| WHAT TO WORK ON |
So that nothing is lost, write out all the lines below exactly.

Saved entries
________________________
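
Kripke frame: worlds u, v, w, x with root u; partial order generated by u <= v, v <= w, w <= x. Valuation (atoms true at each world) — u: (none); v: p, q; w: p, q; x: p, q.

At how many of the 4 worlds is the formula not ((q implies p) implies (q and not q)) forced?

4

u: forces it.
v: forces it.
w: forces it.
x: forces it.
Worlds forcing the formula: {u, v, w, x}.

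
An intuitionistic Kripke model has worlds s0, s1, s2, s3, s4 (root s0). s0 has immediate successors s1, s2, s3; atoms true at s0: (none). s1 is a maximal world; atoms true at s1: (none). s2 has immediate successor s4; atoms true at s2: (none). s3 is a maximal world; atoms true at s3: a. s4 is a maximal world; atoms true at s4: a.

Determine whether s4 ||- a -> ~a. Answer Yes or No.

No

s4 ||-/- a -> ~a: already at s4 itself, s4 ||- a but s4 ||-/- ~a.
s4 ||-/- ~a since s4 is accessible from s4 and s4 ||- a.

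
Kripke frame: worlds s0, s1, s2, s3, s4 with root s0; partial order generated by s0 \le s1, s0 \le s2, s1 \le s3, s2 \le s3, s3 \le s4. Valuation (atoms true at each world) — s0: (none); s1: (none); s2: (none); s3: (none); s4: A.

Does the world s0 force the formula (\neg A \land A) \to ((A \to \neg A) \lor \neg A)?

s0 \Vdash (\neg A \land A) \to ((A \to \neg A) \lor \neg A) vacuously: no world accessible from s0 forces the antecedent \neg A \land A.

Yes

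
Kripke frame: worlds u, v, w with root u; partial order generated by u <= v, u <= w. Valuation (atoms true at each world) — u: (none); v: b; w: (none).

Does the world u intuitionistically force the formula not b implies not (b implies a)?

No

u does not force not b implies not (b implies a): at the accessible world w, w forces not b but w does not force not (b implies a).
w does not force not (b implies a) since w is accessible from w and w forces b implies a.
w forces b implies a vacuously: no world accessible from w forces the antecedent b.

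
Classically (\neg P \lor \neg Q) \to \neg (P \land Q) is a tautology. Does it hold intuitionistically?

Yes

This is a constructively valid De Morgan direction (disjunction of negations to negated conjunction), which is intuitionistically derivable.
If \neg P holds at a world then no accessible world forces P, hence none forces P \land Q; likewise for \neg Q.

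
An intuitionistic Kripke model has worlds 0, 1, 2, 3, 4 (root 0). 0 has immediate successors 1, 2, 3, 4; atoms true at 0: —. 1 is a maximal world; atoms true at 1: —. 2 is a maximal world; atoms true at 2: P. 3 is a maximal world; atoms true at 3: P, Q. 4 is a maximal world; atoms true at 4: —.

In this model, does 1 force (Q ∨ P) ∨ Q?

No

1 ⊮ (Q ∨ P) ∨ Q: neither disjunct is forced at 1.
1 ⊮ Q ∨ P: neither disjunct is forced at 1.
1 lacks atom Q, so 1 ⊮ Q.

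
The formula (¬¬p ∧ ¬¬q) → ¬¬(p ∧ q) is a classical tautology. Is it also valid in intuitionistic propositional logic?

This is the distribution of double negation over conjunction, which is intuitionistically derivable.
Assume ¬¬p, ¬¬q, and ¬(p ∧ q). From p we'd get ¬q (since p ∧ q is refuted), contradicting ¬¬q; so ¬p, contradicting ¬¬p.

Yes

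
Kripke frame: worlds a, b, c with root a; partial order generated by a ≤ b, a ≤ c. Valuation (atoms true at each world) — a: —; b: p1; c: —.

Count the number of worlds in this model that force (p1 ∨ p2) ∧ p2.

a: does not force it — a ⊮ (p1 ∨ p2) ∧ p2 since a fails p1 ∨ p2.
b: does not force it.
c: does not force it.
Worlds forcing the formula: { }.

0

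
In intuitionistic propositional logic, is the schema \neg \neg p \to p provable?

No

This is double-negation elimination, which is not intuitionistically valid.
A Kripke countermodel: worlds a, b; order generated by a \le b; atoms true at each world — a:{}; b:{p}.
a \nVdash \neg \neg p \to p: already at a itself, a \Vdash \neg \neg p but a \nVdash p.
a lacks atom p, so a \nVdash p.
So the root a does not force the formula.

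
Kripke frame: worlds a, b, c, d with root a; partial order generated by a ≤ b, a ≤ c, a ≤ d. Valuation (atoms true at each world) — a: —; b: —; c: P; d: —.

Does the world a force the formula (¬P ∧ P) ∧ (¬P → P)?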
________________________
| YOUR SOLUTION |
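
Kripke frame: worlds u, v, w, x with root u; partial order generated by u <= v, v <= w, w <= x. Valuation (atoms true at each world) — u: (none); v: p, q; w: p, q; x: p, q.

At how many of the 4 worlds is the formula not ((q implies p) implies (q and not q)) forced?

4

u: forces it.
v: forces it.
w: forces it.
x: forces it.
Worlds forcing the formula: {u, v, w, x}.

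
An intuitionistic Kripke model has worlds s0, s1, s2, s3, s4 (root s0). s0 has immediate successors s1, s2, s3; atoms true at s0: (none). s1 is a maximal world; atoms true at s1: (none). s2 has immediate successor s4; atoms true at s2: (none). s3 is a maximal world; atoms true at s3: a. s4 is a maximal world; atoms true at s4: a.

Determine whether s4 ||- a -> ~a. Answer Yes or No.

No

s4 ||-/- a -> ~a: already at s4 itself, s4 ||- a but s4 ||-/- ~a.
s4 ||-/- ~a since s4 is accessible from s4 and s4 ||- a.

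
Kripke frame: worlds s0, s1, s2, s3, s4 with root s0; partial order generated by s0 \le s1, s0 \le s2, s1 \le s3, s2 \le s3, s3 \le s4. Valuation (atoms true at each world) — s0: (none); s1: (none); s2: (none); s3: (none); s4: A.

Does the world s0 force the formula (\neg A \land A) \to ((A \to \neg A) \lor \neg A)?

s0 \Vdash (\neg A \land A) \to ((A \to \neg A) \lor \neg A) vacuously: no world accessible from s0 forces the antecedent \neg A \land A.

Yes

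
Kripke frame: worlds u, v, w with root u; partial order generated by u <= v, u <= w. Valuation (atoms true at each world) — u: (none); v: b; w: (none).

Does the world u intuitionistically force the formula not b implies not (b implies a)?

No

u does not force not b implies not (b implies a): at the accessible world w, w forces not b but w does not force not (b implies a).
w does not force not (b implies a) since w is accessible from w and w forces b implies a.
w forces b implies a vacuously: no world accessible from w forces the antecedent b.

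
Classically (\neg P \lor \neg Q) \to \neg (P \land Q) is a tautology. Does it hold intuitionistically?

Yes

This is a constructively valid De Morgan direction (disjunction of negations to negated conjunction), which is intuitionistically derivable.
If \neg P holds at a world then no accessible world forces P, hence none forces P \land Q; likewise for \neg Q.

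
An intuitionistic Kripke model has worlds 0, 1, 2, 3, 4 (root 0). 0 has immediate successors 1, 2, 3, 4; atoms true at 0: —. 1 is a maximal world; atoms true at 1: —. 2 is a maximal world; atoms true at 2: P. 3 is a maximal world; atoms true at 3: P, Q. 4 is a maximal world; atoms true at 4: —.

In this model, does 1 force (Q ∨ P) ∨ Q?

No

1 ⊮ (Q ∨ P) ∨ Q: neither disjunct is forced at 1.
1 ⊮ Q ∨ P: neither disjunct is forced at 1.
1 lacks atom Q, so 1 ⊮ Q.

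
The formula (¬¬p ∧ ¬¬q) → ¬¬(p ∧ q) is a classical tautology. Is it also valid in intuitionistic propositional logic?

This is the distribution of double negation over conjunction, which is intuitionistically derivable.
Assume ¬¬p, ¬¬q, and ¬(p ∧ q). From p we'd get ¬q (since p ∧ q is refuted), contradicting ¬¬q; so ¬p, contradicting ¬¬p.

Yes

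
Kripke frame: worlds a, b, c with root a; partial order generated by a ≤ b, a ≤ c. Valuation (atoms true at each world) — a: —; b: p1; c: —.

Count the number of worlds in this model that force (p1 ∨ p2) ∧ p2.

a: does not force it — a ⊮ (p1 ∨ p2) ∧ p2 since a fails p1 ∨ p2.
b: does not force it.
c: does not force it.
Worlds forcing the formula: { }.

0

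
In intuitionistic propositional logic, is the schema \neg \neg p \to p provable?

No

This is double-negation elimination, which is not intuitionistically valid.
A Kripke countermodel: worlds a, b; order generated by a \le b; atoms true at each world — a:{}; b:{p}.
a \nVdash \neg \neg p \to p: already at a itself, a \Vdash \neg \neg p but a \nVdash p.
a lacks atom p, so a \nVdash p.
So the root a does not force the formula.

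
Kripke frame: worlds a, b, c, d with root a; partial order generated by a ≤ b, a ≤ c, a ≤ d. Valuation (atoms true at each world) — a: —; b: —; c: P; d: —.

Does the world a force the formula (¬P ∧ P) ∧ (¬P → P)?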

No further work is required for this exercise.